→ **What to work on**: The expected result is the material below, reproduced exactly from its first line through the line containing "Band G: VistaNet".

_ _ _ _ _ _ _

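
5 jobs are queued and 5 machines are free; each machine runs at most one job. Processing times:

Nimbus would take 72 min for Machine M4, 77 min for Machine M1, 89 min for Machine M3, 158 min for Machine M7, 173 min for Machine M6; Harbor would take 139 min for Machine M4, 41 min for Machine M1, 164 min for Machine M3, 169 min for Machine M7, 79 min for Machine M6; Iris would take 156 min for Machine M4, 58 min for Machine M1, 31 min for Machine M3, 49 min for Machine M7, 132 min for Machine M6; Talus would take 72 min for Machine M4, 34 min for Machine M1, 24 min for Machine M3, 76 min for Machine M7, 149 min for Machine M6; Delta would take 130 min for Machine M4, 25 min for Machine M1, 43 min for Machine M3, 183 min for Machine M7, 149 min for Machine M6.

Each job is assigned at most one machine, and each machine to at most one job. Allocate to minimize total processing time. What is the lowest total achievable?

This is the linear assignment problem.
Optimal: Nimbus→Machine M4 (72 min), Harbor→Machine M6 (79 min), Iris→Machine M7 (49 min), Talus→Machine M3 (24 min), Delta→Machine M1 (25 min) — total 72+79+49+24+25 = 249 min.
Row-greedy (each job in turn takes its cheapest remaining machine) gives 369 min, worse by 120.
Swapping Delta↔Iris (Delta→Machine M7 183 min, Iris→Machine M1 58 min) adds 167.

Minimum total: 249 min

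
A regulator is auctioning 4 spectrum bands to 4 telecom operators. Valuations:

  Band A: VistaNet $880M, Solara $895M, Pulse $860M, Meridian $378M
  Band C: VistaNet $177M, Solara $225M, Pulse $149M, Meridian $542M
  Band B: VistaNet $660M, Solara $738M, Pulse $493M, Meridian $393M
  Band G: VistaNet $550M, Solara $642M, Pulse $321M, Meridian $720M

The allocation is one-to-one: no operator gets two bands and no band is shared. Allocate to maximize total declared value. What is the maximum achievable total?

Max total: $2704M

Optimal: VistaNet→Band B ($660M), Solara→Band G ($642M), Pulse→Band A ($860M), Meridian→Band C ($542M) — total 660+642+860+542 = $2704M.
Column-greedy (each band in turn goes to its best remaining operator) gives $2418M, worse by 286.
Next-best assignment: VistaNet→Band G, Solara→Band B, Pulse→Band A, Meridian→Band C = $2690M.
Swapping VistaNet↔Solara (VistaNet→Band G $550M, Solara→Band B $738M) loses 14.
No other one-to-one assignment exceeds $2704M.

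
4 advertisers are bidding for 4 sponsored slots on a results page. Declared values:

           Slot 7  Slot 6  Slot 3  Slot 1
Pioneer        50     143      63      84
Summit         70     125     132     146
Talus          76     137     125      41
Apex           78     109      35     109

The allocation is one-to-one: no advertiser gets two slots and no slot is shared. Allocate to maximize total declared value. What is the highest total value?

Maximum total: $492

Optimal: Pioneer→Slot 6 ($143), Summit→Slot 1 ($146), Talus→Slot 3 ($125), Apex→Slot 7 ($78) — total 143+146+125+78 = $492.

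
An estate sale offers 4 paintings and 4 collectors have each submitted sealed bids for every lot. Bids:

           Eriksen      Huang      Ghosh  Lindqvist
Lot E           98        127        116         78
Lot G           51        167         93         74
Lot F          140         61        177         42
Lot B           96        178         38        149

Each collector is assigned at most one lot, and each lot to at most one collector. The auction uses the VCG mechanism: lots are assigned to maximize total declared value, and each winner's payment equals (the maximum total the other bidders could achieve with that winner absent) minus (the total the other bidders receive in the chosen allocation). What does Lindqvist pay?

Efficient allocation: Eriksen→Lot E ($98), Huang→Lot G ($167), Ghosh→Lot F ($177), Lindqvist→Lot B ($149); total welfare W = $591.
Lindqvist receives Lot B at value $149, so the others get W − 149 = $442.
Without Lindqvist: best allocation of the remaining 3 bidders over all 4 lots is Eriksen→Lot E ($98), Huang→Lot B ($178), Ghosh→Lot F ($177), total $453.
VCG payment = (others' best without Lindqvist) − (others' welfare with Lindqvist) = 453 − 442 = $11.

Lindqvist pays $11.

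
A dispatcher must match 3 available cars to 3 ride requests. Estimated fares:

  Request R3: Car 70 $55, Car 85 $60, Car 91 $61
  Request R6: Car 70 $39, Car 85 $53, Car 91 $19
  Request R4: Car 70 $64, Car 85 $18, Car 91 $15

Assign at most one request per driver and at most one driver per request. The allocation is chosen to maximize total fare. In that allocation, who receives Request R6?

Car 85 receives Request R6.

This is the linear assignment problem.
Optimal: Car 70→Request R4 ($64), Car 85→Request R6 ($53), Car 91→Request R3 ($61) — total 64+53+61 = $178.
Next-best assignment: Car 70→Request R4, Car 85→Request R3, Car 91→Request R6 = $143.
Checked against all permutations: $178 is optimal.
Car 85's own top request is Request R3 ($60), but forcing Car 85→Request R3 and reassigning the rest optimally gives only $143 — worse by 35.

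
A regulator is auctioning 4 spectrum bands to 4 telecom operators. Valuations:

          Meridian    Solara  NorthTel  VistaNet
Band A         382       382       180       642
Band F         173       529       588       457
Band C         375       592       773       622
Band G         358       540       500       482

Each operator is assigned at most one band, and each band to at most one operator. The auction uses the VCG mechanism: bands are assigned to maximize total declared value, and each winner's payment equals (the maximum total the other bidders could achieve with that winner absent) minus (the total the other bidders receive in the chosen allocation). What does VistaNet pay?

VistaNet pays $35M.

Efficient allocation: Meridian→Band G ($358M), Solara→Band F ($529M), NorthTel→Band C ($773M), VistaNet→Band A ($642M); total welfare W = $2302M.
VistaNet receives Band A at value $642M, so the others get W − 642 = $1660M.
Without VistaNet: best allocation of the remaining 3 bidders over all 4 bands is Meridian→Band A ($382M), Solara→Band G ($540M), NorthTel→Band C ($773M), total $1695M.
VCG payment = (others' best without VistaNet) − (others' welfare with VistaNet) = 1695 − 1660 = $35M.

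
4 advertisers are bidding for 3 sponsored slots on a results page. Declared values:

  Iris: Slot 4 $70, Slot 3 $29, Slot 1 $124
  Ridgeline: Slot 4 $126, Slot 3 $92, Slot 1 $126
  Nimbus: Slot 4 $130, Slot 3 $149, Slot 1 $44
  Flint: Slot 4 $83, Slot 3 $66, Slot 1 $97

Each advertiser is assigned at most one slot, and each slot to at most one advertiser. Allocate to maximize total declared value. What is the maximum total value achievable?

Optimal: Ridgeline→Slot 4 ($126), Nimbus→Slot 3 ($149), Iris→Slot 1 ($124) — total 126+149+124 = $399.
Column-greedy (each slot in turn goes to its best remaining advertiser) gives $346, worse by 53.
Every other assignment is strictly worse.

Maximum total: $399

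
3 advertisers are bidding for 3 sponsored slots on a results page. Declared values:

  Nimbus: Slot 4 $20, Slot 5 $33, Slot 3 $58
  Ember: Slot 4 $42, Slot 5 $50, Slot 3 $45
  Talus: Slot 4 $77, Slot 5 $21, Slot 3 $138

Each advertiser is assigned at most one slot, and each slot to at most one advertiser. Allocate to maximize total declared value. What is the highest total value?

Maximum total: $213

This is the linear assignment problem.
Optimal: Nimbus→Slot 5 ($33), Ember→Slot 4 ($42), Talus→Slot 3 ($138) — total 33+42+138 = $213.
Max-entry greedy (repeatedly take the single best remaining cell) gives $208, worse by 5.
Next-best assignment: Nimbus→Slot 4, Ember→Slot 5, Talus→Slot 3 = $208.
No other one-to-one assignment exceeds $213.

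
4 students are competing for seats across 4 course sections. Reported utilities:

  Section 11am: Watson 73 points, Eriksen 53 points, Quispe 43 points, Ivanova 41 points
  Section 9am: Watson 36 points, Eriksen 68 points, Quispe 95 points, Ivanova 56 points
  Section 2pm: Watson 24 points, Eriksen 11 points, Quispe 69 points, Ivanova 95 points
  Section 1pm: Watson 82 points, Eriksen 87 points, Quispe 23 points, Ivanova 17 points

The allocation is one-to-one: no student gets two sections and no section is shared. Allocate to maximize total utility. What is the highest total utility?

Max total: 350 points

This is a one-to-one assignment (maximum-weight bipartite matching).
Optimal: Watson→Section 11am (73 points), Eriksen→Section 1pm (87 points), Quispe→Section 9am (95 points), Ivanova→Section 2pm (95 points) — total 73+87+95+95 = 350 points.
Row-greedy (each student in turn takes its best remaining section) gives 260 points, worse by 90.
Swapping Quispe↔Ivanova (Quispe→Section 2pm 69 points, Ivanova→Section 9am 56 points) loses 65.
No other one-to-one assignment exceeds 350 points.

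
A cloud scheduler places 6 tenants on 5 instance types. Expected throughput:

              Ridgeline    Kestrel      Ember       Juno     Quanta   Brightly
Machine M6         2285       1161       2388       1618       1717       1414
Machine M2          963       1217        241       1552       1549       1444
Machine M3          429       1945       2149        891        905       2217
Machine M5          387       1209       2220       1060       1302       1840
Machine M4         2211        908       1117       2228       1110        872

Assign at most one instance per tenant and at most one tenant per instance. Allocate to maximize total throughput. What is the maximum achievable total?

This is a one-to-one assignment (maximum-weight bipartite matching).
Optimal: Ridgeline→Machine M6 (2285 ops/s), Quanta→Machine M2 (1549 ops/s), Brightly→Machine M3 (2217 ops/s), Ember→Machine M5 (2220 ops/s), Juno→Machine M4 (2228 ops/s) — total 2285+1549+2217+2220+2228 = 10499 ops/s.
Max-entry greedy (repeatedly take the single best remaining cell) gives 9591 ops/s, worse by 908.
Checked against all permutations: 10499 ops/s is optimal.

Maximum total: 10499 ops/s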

_ _ _ _ _ _ _

→ **Response box**:
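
5 jobs are queued and 5 machines are free; each machine runs at most one job. Processing times:

Nimbus would take 72 min for Machine M4, 77 min for Machine M1, 89 min for Machine M3, 158 min for Machine M7, 173 min for Machine M6; Harbor would take 139 min for Machine M4, 41 min for Machine M1, 164 min for Machine M3, 169 min for Machine M7, 79 min for Machine M6; Iris would take 156 min for Machine M4, 58 min for Machine M1, 31 min for Machine M3, 49 min for Machine M7, 132 min for Machine M6; Talus would take 72 min for Machine M4, 34 min for Machine M1, 24 min for Machine M3, 76 min for Machine M7, 149 min for Machine M6; Delta would take 130 min for Machine M4, 25 min for Machine M1, 43 min for Machine M3, 183 min for Machine M7, 149 min for Machine M6.

Each job is assigned at most one machine, and each machine to at most one job. Allocate to minimize total processing time. What is the lowest total achievable?

This is the linear assignment problem.
Optimal: Nimbus→Machine M4 (72 min), Harbor→Machine M6 (79 min), Iris→Machine M7 (49 min), Talus→Machine M3 (24 min), Delta→Machine M1 (25 min) — total 72+79+49+24+25 = 249 min.
Row-greedy (each job in turn takes its cheapest remaining machine) gives 369 min, worse by 120.
Swapping Delta↔Iris (Delta→Machine M7 183 min, Iris→Machine M1 58 min) adds 167.

Minimum total: 249 min

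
A regulator is auctioning 4 spectrum bands to 4 telecom operators. Valuations:

  Band A: VistaNet $880M, Solara $895M, Pulse $860M, Meridian $378M
  Band C: VistaNet $177M, Solara $225M, Pulse $149M, Meridian $542M
  Band B: VistaNet $660M, Solara $738M, Pulse $493M, Meridian $393M
  Band G: VistaNet $550M, Solara $642M, Pulse $321M, Meridian $720M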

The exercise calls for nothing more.